Collected data:
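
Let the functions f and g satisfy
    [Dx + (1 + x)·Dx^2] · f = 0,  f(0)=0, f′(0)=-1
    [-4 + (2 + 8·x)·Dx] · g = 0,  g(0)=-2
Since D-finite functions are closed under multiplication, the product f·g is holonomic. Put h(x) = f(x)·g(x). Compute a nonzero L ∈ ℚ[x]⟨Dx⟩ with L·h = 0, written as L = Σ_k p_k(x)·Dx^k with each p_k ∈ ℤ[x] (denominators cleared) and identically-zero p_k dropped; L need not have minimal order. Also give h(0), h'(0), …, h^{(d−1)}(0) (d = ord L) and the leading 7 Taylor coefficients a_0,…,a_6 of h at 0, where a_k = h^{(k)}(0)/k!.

L = (10 + 4·x) + (-3 - 12·x)·Dx + (1 + 9·x + 24·x^2 + 16·x^3)·Dx^2  (order 2).
h: a_k = 0, 2, 3, -16/3, 65/6, -389/15, 1052/15, …
ICs: h(0) = 0, h′(0) = 2.

f: a_k = 0, -1, 1/2, -1/3, 1/4, -1/5, 1/6, …
g: a_k = -2, -4, 4, -8, 20, -56, 168, …
f·g: L₀ = L_f ⊗_s L_g, ord ≤ 2·1.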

Your objective » Reproduce exactly, and only, the lines from the start of the entries through the one that contains "[-4 + (2 + 8·x)·Dx]".

Exercise result »
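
Let the functions f and g satisfy
    [Dx + (1 + x)·Dx^2] · f = 0,  f(0)=0, f′(0)=-1
    [-4 + (2 + 8·x)·Dx] · g = 0,  g(0)=-2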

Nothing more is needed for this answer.